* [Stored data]
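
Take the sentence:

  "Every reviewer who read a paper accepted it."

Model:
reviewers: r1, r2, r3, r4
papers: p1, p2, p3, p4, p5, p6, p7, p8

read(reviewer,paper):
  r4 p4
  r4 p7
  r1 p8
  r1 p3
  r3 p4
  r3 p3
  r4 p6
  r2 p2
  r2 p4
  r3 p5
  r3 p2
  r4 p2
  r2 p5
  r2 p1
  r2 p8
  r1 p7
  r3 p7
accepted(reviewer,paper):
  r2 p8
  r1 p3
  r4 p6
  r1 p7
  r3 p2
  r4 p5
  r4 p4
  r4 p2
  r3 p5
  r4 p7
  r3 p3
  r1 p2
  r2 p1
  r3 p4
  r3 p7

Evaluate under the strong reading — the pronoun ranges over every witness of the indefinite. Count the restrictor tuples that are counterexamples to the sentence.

"it" takes "a paper" as antecedent — a donkey pronoun bound across the clause boundary.
Strong reading: for every (r,p) with read(r,p), accepted(r,p).
Restrictor pairs: (r1,p3) ✓  (r1,p7) ✓  (r1,p8) ✗  (r2,p1) ✓  (r2,p2) ✗  (r2,p4) ✗  (r2,p5) ✗  (r2,p8) ✓  (r3,p2) ✓  (r3,p3) ✓  (r3,p4) ✓  (r3,p5) ✓  (r3,p7) ✓  (r4,p2) ✓  (r4,p4) ✓  (r4,p6) ✓  (r4,p7) ✓
Counterexamples (restrictor pairs failing the scope): 4.

4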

* [Task to carry out]
Once you have read the data, copy all of it out exactly.

* [Solution]
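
Take the sentence:

  "Every reviewer who read a paper accepted it."

Model:
reviewers: r1, r2, r3, r4
papers: p1, p2, p3, p4, p5, p6, p7, p8

read(reviewer,paper):
  r4 p4
  r4 p7
  r1 p8
  r1 p3
  r3 p4
  r3 p3
  r4 p6
  r2 p2
  r2 p4
  r3 p5
  r3 p2
  r4 p2
  r2 p5
  r2 p1
  r2 p8
  r1 p7
  r3 p7
accepted(reviewer,paper):
  r2 p8
  r1 p3
  r4 p6
  r1 p7
  r3 p2
  r4 p5
  r4 p4
  r4 p2
  r3 p5
  r4 p7
  r3 p3
  r1 p2
  r2 p1
  r3 p4
  r3 p7

Evaluate under the strong reading — the pronoun ranges over every witness of the indefinite. Count the restrictor tuples that are counterexamples to the sentence.

"it" takes "a paper" as antecedent — a donkey pronoun bound across the clause boundary.
Strong reading: for every (r,p) with read(r,p), accepted(r,p).
Restrictor pairs: (r1,p3) ✓  (r1,p7) ✓  (r1,p8) ✗  (r2,p1) ✓  (r2,p2) ✗  (r2,p4) ✗  (r2,p5) ✗  (r2,p8) ✓  (r3,p2) ✓  (r3,p3) ✓  (r3,p4) ✓  (r3,p5) ✓  (r3,p7) ✓  (r4,p2) ✓  (r4,p4) ✓  (r4,p6) ✓  (r4,p7) ✓
Counterexamples (restrictor pairs failing the scope): 4.

4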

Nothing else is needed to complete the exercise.